- **REQUIREMENT**
Stopping right after the line with "Consider the Diophantine equation x² − 232y²", please reproduce the material below exactly from its first line.

- **TASK MATERIAL**
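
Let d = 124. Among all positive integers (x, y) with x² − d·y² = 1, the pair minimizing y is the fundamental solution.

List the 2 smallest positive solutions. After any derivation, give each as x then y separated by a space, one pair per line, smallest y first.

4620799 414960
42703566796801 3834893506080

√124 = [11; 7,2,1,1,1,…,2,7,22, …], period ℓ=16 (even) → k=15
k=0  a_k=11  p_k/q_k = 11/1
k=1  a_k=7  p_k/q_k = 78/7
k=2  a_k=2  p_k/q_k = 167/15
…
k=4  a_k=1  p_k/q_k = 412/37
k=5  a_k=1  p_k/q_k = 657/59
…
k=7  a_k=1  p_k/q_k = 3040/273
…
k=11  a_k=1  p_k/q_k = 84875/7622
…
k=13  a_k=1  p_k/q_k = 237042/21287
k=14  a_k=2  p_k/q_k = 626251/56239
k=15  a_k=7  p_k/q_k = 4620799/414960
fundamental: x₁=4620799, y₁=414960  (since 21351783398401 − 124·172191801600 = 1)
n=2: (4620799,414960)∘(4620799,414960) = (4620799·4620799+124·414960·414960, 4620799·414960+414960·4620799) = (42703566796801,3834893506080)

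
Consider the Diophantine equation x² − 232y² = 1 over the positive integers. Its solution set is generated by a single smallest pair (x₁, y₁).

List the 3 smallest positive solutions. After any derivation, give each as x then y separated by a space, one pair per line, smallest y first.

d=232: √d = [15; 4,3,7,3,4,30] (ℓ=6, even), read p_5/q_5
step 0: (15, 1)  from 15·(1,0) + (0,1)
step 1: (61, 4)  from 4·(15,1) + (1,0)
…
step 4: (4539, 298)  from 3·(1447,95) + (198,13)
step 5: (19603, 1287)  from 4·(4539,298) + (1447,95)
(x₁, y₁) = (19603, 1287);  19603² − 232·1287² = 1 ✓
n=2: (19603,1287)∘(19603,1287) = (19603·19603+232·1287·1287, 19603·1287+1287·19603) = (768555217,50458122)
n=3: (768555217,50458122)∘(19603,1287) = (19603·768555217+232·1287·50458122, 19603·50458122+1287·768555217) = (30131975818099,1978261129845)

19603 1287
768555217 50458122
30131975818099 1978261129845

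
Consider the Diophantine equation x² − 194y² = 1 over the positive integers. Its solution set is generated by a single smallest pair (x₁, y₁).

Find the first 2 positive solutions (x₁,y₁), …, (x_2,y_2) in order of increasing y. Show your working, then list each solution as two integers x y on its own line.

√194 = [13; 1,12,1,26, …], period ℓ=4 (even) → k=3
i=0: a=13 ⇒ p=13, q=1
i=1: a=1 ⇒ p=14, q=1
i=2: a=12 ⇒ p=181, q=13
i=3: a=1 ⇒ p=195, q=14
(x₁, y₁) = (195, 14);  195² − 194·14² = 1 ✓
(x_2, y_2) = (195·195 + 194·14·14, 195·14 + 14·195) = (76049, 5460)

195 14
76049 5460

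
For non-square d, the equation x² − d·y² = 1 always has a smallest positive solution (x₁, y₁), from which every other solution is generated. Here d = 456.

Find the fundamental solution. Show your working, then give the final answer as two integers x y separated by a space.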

- **ANSWER**
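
Let d = 124. Among all positive integers (x, y) with x² − d·y² = 1, the pair minimizing y is the fundamental solution.

List the 2 smallest positive solutions. After any derivation, give each as x then y separated by a space, one pair per line, smallest y first.

4620799 414960
42703566796801 3834893506080

√124 = [11; 7,2,1,1,1,…,2,7,22, …], period ℓ=16 (even) → k=15
k=0  a_k=11  p_k/q_k = 11/1
k=1  a_k=7  p_k/q_k = 78/7
k=2  a_k=2  p_k/q_k = 167/15
…
k=4  a_k=1  p_k/q_k = 412/37
k=5  a_k=1  p_k/q_k = 657/59
…
k=7  a_k=1  p_k/q_k = 3040/273
…
k=11  a_k=1  p_k/q_k = 84875/7622
…
k=13  a_k=1  p_k/q_k = 237042/21287
k=14  a_k=2  p_k/q_k = 626251/56239
k=15  a_k=7  p_k/q_k = 4620799/414960
fundamental: x₁=4620799, y₁=414960  (since 21351783398401 − 124·172191801600 = 1)
n=2: (4620799,414960)∘(4620799,414960) = (4620799·4620799+124·414960·414960, 4620799·414960+414960·4620799) = (42703566796801,3834893506080)

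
Consider the Diophantine equation x² − 232y² = 1 over the positive integers. Its solution set is generated by a single smallest pair (x₁, y₁).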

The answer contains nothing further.